▸ Exercise material:
☆ ☆ ☆ ☆ ☆

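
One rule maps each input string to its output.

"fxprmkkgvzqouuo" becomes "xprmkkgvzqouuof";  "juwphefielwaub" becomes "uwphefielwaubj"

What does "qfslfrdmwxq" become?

The rule is to move the first character to the end.
Applying that to "qfslfrdmwxq" gives "fslfrdmwxqq".

fslfrdmwxqq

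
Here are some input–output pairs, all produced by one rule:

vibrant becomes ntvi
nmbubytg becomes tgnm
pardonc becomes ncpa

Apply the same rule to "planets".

tspl

What's happening: move the last 2 characters to the front (rotate right by 2), then keep only the first 4 characters.
For "planets", step one produces "tsplane"; step two turns that into "tspl".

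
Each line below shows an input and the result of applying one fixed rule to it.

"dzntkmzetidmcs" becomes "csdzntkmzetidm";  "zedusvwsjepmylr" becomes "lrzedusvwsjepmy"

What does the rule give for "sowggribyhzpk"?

The pattern: move the last 2 characters to the front (rotate right by 2).
"sowggribyhzpk" → "pksowggribyhz".

pksowggribyhz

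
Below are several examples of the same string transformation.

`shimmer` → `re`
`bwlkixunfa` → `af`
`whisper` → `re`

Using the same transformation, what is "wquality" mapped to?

The pattern: reverse the string, then keep only the first 2 characters.
Applying that to "wquality" gives "yt".

yt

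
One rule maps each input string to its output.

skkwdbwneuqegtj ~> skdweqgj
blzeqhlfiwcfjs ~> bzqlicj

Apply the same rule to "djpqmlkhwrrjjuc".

In each case the input is transformed by: keep every other character starting from the first (positions 1st, 3rd, 5th, ...).
Applying that to "djpqmlkhwrrjjuc" gives "dpmkwrjc".

dpmkwrjc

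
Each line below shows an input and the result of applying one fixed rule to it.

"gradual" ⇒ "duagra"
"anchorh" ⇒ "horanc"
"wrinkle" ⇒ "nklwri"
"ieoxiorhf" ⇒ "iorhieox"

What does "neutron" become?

The pattern: delete the last character, then swap the front and back halves of the string.
For "neutron" the result is "troneu".

troneu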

☆ ☆ ☆ ☆ ☆

▸ Assigned task:
Set down, exactly as written, each line of the data from its opening line through the one containing "pardonc becomes ncpa". Output nothing more.

▸ Answer to this task:
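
One rule maps each input string to its output.

"fxprmkkgvzqouuo" becomes "xprmkkgvzqouuof";  "juwphefielwaub" becomes "uwphefielwaubj"

What does "qfslfrdmwxq" become?

The rule is to move the first character to the end.
Applying that to "qfslfrdmwxq" gives "fslfrdmwxqq".

fslfrdmwxqq

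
Here are some input–output pairs, all produced by one rule:

vibrant becomes ntvi
nmbubytg becomes tgnm
pardonc becomes ncpa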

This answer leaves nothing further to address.